→ **Dataset records**:
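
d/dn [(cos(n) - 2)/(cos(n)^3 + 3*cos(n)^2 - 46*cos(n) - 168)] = (-21*cos(n) - 3*cos(2*n) + cos(3*n) + 517)*sin(n)/(2*(cos(n)^3 + 3*cos(n)^2 - 46*cos(n) - 168)^2)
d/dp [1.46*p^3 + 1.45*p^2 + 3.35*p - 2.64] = 4.38*p^2 + 2.9*p + 3.35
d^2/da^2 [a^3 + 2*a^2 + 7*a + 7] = 6*a + 4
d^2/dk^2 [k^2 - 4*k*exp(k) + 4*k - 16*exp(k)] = -4*k*exp(k) - 24*exp(k) + 2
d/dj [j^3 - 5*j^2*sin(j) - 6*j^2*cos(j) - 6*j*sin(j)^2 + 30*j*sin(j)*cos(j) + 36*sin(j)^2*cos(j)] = 6*j^2*sin(j) - 5*j^2*cos(j) + 3*j^2 - 10*j*sin(j) - 6*j*sin(2*j) - 12*j*cos(j) + 30*j*cos(2*j) - 9*sin(j) + 15*sin(2*j) + 27*sin(3*j) + 3*cos(2*j) - 3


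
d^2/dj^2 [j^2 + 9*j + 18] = 2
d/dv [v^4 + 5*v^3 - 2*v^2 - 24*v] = 4*v^3 + 15*v^2 - 4*v - 24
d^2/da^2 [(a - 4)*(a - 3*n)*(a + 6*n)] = 6*a + 6*n - 8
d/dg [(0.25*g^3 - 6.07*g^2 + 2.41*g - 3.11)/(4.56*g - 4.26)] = (2.28*g^3 - 30.8742*g^2 + 51.7164*g + 3.915)/(20.7936*g^2 - 38.8512*g + 18.1476)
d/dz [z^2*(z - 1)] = z*(3*z - 2)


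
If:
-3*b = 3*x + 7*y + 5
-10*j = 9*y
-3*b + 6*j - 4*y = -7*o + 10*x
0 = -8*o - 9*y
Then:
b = -727*y/840 - 50/21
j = -9*y/10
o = -9*y/8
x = 5/7 - 411*y/280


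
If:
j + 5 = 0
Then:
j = -5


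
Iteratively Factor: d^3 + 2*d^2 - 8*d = (d + 4)*(d^2 - 2*d) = (d - 2)*(d + 4)*(d)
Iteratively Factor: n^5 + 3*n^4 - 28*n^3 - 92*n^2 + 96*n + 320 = (n + 4)*(n^4 - n^3 - 24*n^2 + 4*n + 80) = (n + 2)*(n + 4)*(n^3 - 3*n^2 - 18*n + 40) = (n + 2)*(n + 4)^2*(n^2 - 7*n + 10) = (n - 2)*(n + 2)*(n + 4)^2*(n - 5)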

→ **Directions for this task**: Beginning with the first line and ending with the last, copy the material above exactly.

→ **Output below**:
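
d/dn [(cos(n) - 2)/(cos(n)^3 + 3*cos(n)^2 - 46*cos(n) - 168)] = (-21*cos(n) - 3*cos(2*n) + cos(3*n) + 517)*sin(n)/(2*(cos(n)^3 + 3*cos(n)^2 - 46*cos(n) - 168)^2)
d/dp [1.46*p^3 + 1.45*p^2 + 3.35*p - 2.64] = 4.38*p^2 + 2.9*p + 3.35
d^2/da^2 [a^3 + 2*a^2 + 7*a + 7] = 6*a + 4
d^2/dk^2 [k^2 - 4*k*exp(k) + 4*k - 16*exp(k)] = -4*k*exp(k) - 24*exp(k) + 2
d/dj [j^3 - 5*j^2*sin(j) - 6*j^2*cos(j) - 6*j*sin(j)^2 + 30*j*sin(j)*cos(j) + 36*sin(j)^2*cos(j)] = 6*j^2*sin(j) - 5*j^2*cos(j) + 3*j^2 - 10*j*sin(j) - 6*j*sin(2*j) - 12*j*cos(j) + 30*j*cos(2*j) - 9*sin(j) + 15*sin(2*j) + 27*sin(3*j) + 3*cos(2*j) - 3


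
d^2/dj^2 [j^2 + 9*j + 18] = 2
d/dv [v^4 + 5*v^3 - 2*v^2 - 24*v] = 4*v^3 + 15*v^2 - 4*v - 24
d^2/da^2 [(a - 4)*(a - 3*n)*(a + 6*n)] = 6*a + 6*n - 8
d/dg [(0.25*g^3 - 6.07*g^2 + 2.41*g - 3.11)/(4.56*g - 4.26)] = (2.28*g^3 - 30.8742*g^2 + 51.7164*g + 3.915)/(20.7936*g^2 - 38.8512*g + 18.1476)
d/dz [z^2*(z - 1)] = z*(3*z - 2)


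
If:
-3*b = 3*x + 7*y + 5
-10*j = 9*y
-3*b + 6*j - 4*y = -7*o + 10*x
0 = -8*o - 9*y
Then:
b = -727*y/840 - 50/21
j = -9*y/10
o = -9*y/8
x = 5/7 - 411*y/280


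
If:
j + 5 = 0
Then:
j = -5


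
Iteratively Factor: d^3 + 2*d^2 - 8*d = (d + 4)*(d^2 - 2*d) = (d - 2)*(d + 4)*(d)
Iteratively Factor: n^5 + 3*n^4 - 28*n^3 - 92*n^2 + 96*n + 320 = (n + 4)*(n^4 - n^3 - 24*n^2 + 4*n + 80) = (n + 2)*(n + 4)*(n^3 - 3*n^2 - 18*n + 40) = (n + 2)*(n + 4)^2*(n^2 - 7*n + 10) = (n - 2)*(n + 2)*(n + 4)^2*(n - 5)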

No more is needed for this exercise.